**Saved data entries**
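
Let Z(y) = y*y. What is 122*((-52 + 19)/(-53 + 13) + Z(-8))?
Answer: 158173/20 ≈ 7908.6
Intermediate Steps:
Z(y) = y²
122*((-52 + 19)/(-53 + 13) + Z(-8)) = 122*((-52 + 19)/(-53 + 13) + (-8)²) = 122*(-33/(-40) + 64) = 122*(-33*(-1/40) + 64) = 122*(33/40 + 64) = 122*(2593/40) = 158173/20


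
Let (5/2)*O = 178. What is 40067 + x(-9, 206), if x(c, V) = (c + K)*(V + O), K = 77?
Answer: 294583/5 ≈ 58917.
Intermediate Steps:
O = 356/5 (O = (⅖)*178 = 356/5 ≈ 71.200)
x(c, V) = (77 + c)*(356/5 + V) (x(c, V) = (c + 77)*(V + 356/5) = (77 + c)*(356/5 + V))
40067 + x(-9, 206) = 40067 + (27412/5 + 77*206 + (356/5)*(-9) + 206*(-9)) = 40067 + (27412/5 + 15862 - 3204/5 - 1854) = 40067 + 94248/5 = 294583/5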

**WHAT YOU NEED TO DO**
Every word in the records must appear in your copy exactly as it does above.

**SOLUTION TO THE EXERCISE**
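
Let Z(y) = y*y. What is 122*((-52 + 19)/(-53 + 13) + Z(-8))?
Answer: 158173/20 ≈ 7908.6
Intermediate Steps:
Z(y) = y²
122*((-52 + 19)/(-53 + 13) + Z(-8)) = 122*((-52 + 19)/(-53 + 13) + (-8)²) = 122*(-33/(-40) + 64) = 122*(-33*(-1/40) + 64) = 122*(33/40 + 64) = 122*(2593/40) = 158173/20


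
Let (5/2)*O = 178. What is 40067 + x(-9, 206), if x(c, V) = (c + K)*(V + O), K = 77?
Answer: 294583/5 ≈ 58917.
Intermediate Steps:
O = 356/5 (O = (⅖)*178 = 356/5 ≈ 71.200)
x(c, V) = (77 + c)*(356/5 + V) (x(c, V) = (c + 77)*(V + 356/5) = (77 + c)*(356/5 + V))
40067 + x(-9, 206) = 40067 + (27412/5 + 77*206 + (356/5)*(-9) + 206*(-9)) = 40067 + (27412/5 + 15862 - 3204/5 - 1854) = 40067 + 94248/5 = 294583/5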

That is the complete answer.